» **Your objective**:
Repeat every entry exactly as given.

» **Data supplied**:
▼

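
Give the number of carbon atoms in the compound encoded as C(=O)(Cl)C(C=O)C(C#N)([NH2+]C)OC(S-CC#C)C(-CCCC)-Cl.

The symbol for carbon appears 15 times in the SMILES. (Cl is a single chlorine, not C + l.)

15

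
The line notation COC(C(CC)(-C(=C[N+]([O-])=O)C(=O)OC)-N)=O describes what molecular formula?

C9H14N2O6

Heavy atoms from the SMILES: 9 C, 2 N, 6 O.
Implicit hydrogens by atom environment:
  5 × O: no H
  4 × C: no H
  3 × C: 3 H each → 9
  1 × C: 2 H
  1 × C: 1 H
  1 × N: 2 H
  1 × N (charge +1): no H
  1 × O (charge -1): no H
  Total hydrogens = 14.
Molecular formula: C9H14N2O6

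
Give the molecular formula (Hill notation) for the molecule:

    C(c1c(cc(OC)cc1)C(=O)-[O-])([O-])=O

[C9H6O5]2-

Heavy atoms from the SMILES: 9 C, 5 O.
Implicit hydrogens by atom environment:
  3 × C (aromatic): 1 H each → 3
  3 × C (aromatic): no H
  3 × O: no H
  2 × C: no H
  2 × O (charge -1): no H
  1 × C: 3 H
  Total hydrogens = 6.
Net charge -2.
Molecular formula: [C9H6O5]2-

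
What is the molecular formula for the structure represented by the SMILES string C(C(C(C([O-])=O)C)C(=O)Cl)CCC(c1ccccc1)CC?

Heavy atoms from the SMILES: 17 C, 1 Cl, 3 O.
Implicit hydrogens by atom environment:
  5 × C (aromatic): 1 H each → 5
  4 × C: 2 H each → 8
  3 × C: 1 H each → 3
  2 × C: 3 H each → 6
  2 × C: no H
  2 × O: no H
  1 × C (aromatic): no H
  1 × Cl: no H
  1 × O (charge -1): no H
  Total hydrogens = 22.
Net charge -1.
Molecular formula: C17H22ClO3-

C17H22ClO3-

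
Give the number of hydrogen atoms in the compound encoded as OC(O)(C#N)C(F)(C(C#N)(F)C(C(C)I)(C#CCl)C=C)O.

Hydrogens are implicit in SMILES; fill each atom to its normal valence:
  8 × C: no H
  3 × O: 1 H each → 3
  2 × C: 1 H each → 2
  2 × F: no H
  2 × N: no H
  1 × C: 3 H
  1 × C: 2 H
  1 × Cl: no H
  1 × I: no H
  Total hydrogens = 10.

10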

▲

» **Expected output**:
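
Give the number of carbon atoms in the compound encoded as C(=O)(Cl)C(C=O)C(C#N)([NH2+]C)OC(S-CC#C)C(-CCCC)-Cl.

The symbol for carbon appears 15 times in the SMILES. (Cl is a single chlorine, not C + l.)

15

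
The line notation COC(C(CC)(-C(=C[N+]([O-])=O)C(=O)OC)-N)=O describes what molecular formula?

C9H14N2O6

Heavy atoms from the SMILES: 9 C, 2 N, 6 O.
Implicit hydrogens by atom environment:
  5 × O: no H
  4 × C: no H
  3 × C: 3 H each → 9
  1 × C: 2 H
  1 × C: 1 H
  1 × N: 2 H
  1 × N (charge +1): no H
  1 × O (charge -1): no H
  Total hydrogens = 14.
Molecular formula: C9H14N2O6

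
Give the molecular formula (Hill notation) for the molecule:

    C(c1c(cc(OC)cc1)C(=O)-[O-])([O-])=O

[C9H6O5]2-

Heavy atoms from the SMILES: 9 C, 5 O.
Implicit hydrogens by atom environment:
  3 × C (aromatic): 1 H each → 3
  3 × C (aromatic): no H
  3 × O: no H
  2 × C: no H
  2 × O (charge -1): no H
  1 × C: 3 H
  Total hydrogens = 6.
Net charge -2.
Molecular formula: [C9H6O5]2-

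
What is the molecular formula for the structure represented by the SMILES string C(C(C(C([O-])=O)C)C(=O)Cl)CCC(c1ccccc1)CC?

Heavy atoms from the SMILES: 17 C, 1 Cl, 3 O.
Implicit hydrogens by atom environment:
  5 × C (aromatic): 1 H each → 5
  4 × C: 2 H each → 8
  3 × C: 1 H each → 3
  2 × C: 3 H each → 6
  2 × C: no H
  2 × O: no H
  1 × C (aromatic): no H
  1 × Cl: no H
  1 × O (charge -1): no H
  Total hydrogens = 22.
Net charge -1.
Molecular formula: C17H22ClO3-

C17H22ClO3-

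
Give the number of hydrogen atoms in the compound encoded as OC(O)(C#N)C(F)(C(C#N)(F)C(C(C)I)(C#CCl)C=C)O.

Hydrogens are implicit in SMILES; fill each atom to its normal valence:
  8 × C: no H
  3 × O: 1 H each → 3
  2 × C: 1 H each → 2
  2 × F: no H
  2 × N: no H
  1 × C: 3 H
  1 × C: 2 H
  1 × Cl: no H
  1 × I: no H
  Total hydrogens = 10.

10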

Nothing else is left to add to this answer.